■ Instructions to follow ■
Type out the data below in its entirety, exactly as given.

■ Data extracts ■
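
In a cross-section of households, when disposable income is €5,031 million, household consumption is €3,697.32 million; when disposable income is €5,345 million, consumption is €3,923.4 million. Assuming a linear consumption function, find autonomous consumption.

MPC = ΔC/ΔY = (3923.4 − 3697.32)/(5345 − 5031) = 226.08/314 = 0.72
a = C − MPC·Y = 3697.32 − 0.72(5031) = 3697.32 − 3622.32 = 75

a = 75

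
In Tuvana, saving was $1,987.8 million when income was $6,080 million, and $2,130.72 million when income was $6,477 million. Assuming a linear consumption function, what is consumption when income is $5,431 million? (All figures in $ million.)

MPS = ΔS/ΔY = (2130.72 − 1987.8)/(6477 − 6080) = 142.92/397 = 0.36
MPC = 1 − MPS = 0.64
Autonomous saving = 1987.8 − 0.36(6080) = -201, so a = 201
C = 201 + 0.64(5431) = 201 + 3475.84 = 3676.84

C = 3676.84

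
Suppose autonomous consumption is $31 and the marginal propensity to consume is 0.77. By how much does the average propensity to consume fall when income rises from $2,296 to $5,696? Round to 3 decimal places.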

■ Task solution ■
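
In a cross-section of households, when disposable income is €5,031 million, household consumption is €3,697.32 million; when disposable income is €5,345 million, consumption is €3,923.4 million. Assuming a linear consumption function, find autonomous consumption.

MPC = ΔC/ΔY = (3923.4 − 3697.32)/(5345 − 5031) = 226.08/314 = 0.72
a = C − MPC·Y = 3697.32 − 0.72(5031) = 3697.32 − 3622.32 = 75

a = 75

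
In Tuvana, saving was $1,987.8 million when income was $6,080 million, and $2,130.72 million when income was $6,477 million. Assuming a linear consumption function, what is consumption when income is $5,431 million? (All figures in $ million.)

MPS = ΔS/ΔY = (2130.72 − 1987.8)/(6477 − 6080) = 142.92/397 = 0.36
MPC = 1 − MPS = 0.64
Autonomous saving = 1987.8 − 0.36(6080) = -201, so a = 201
C = 201 + 0.64(5431) = 201 + 3475.84 = 3676.84

C = 3676.84

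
Suppose autonomous consumption is $31 and the marginal propensity to consume is 0.77. By how much does the average propensity to consume fall when income rises from $2,296 to $5,696? Round to 3 decimal places.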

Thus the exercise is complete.